What this task involves: Each line below must be set down exactly as it stands.

++++ Input records ++++

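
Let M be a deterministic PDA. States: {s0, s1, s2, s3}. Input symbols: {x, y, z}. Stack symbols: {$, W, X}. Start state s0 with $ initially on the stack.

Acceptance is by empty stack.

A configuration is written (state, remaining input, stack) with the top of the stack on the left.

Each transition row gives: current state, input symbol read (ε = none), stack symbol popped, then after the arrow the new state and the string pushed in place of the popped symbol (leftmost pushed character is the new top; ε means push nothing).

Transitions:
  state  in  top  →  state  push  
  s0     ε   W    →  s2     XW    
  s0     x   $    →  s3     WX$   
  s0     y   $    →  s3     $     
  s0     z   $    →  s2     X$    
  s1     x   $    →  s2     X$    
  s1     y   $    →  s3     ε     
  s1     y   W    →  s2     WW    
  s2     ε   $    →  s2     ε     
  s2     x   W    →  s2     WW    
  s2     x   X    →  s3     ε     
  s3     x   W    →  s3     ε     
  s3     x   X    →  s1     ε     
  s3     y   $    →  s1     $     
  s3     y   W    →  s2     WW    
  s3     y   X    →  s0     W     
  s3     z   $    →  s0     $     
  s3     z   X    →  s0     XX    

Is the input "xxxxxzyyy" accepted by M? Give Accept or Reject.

(s0, xxxxxzyyy, $)
  read x, top $: go to s3, push WX$ → (s3, xxxxzyyy, WX$)
  read x, top W: go to s3, push ε → (s3, xxxzyyy, X$)
  read x, top X: go to s1, push ε → (s1, xxzyyy, $)
  read x, top $: go to s2, push X$ → (s2, xzyyy, X$)
  read x, top X: go to s3, push ε → (s3, zyyy, $)
  read z, top $: go to s0, push $ → (s0, yyy, $)
  read y, top $: go to s3, push $ → (s3, yy, $)
  read y, top $: go to s1, push $ → (s1, y, $)
  read y, top $: go to s3, push ε → (s3, ε, ε)
All input consumed and the stack is empty.

Accept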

++++

Task answer:
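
Let M be a deterministic PDA. States: {s0, s1, s2, s3}. Input symbols: {x, y, z}. Stack symbols: {$, W, X}. Start state s0 with $ initially on the stack.

Acceptance is by empty stack.

A configuration is written (state, remaining input, stack) with the top of the stack on the left.

Each transition row gives: current state, input symbol read (ε = none), stack symbol popped, then after the arrow the new state and the string pushed in place of the popped symbol (leftmost pushed character is the new top; ε means push nothing).

Transitions:
  state  in  top  →  state  push  
  s0     ε   W    →  s2     XW    
  s0     x   $    →  s3     WX$   
  s0     y   $    →  s3     $     
  s0     z   $    →  s2     X$    
  s1     x   $    →  s2     X$    
  s1     y   $    →  s3     ε     
  s1     y   W    →  s2     WW    
  s2     ε   $    →  s2     ε     
  s2     x   W    →  s2     WW    
  s2     x   X    →  s3     ε     
  s3     x   W    →  s3     ε     
  s3     x   X    →  s1     ε     
  s3     y   $    →  s1     $     
  s3     y   W    →  s2     WW    
  s3     y   X    →  s0     W     
  s3     z   $    →  s0     $     
  s3     z   X    →  s0     XX    

Is the input "xxxxxzyyy" accepted by M? Give Accept or Reject.

(s0, xxxxxzyyy, $)
  read x, top $: go to s3, push WX$ → (s3, xxxxzyyy, WX$)
  read x, top W: go to s3, push ε → (s3, xxxzyyy, X$)
  read x, top X: go to s1, push ε → (s1, xxzyyy, $)
  read x, top $: go to s2, push X$ → (s2, xzyyy, X$)
  read x, top X: go to s3, push ε → (s3, zyyy, $)
  read z, top $: go to s0, push $ → (s0, yyy, $)
  read y, top $: go to s3, push $ → (s3, yy, $)
  read y, top $: go to s1, push $ → (s1, y, $)
  read y, top $: go to s3, push ε → (s3, ε, ε)
All input consumed and the stack is empty.

Accept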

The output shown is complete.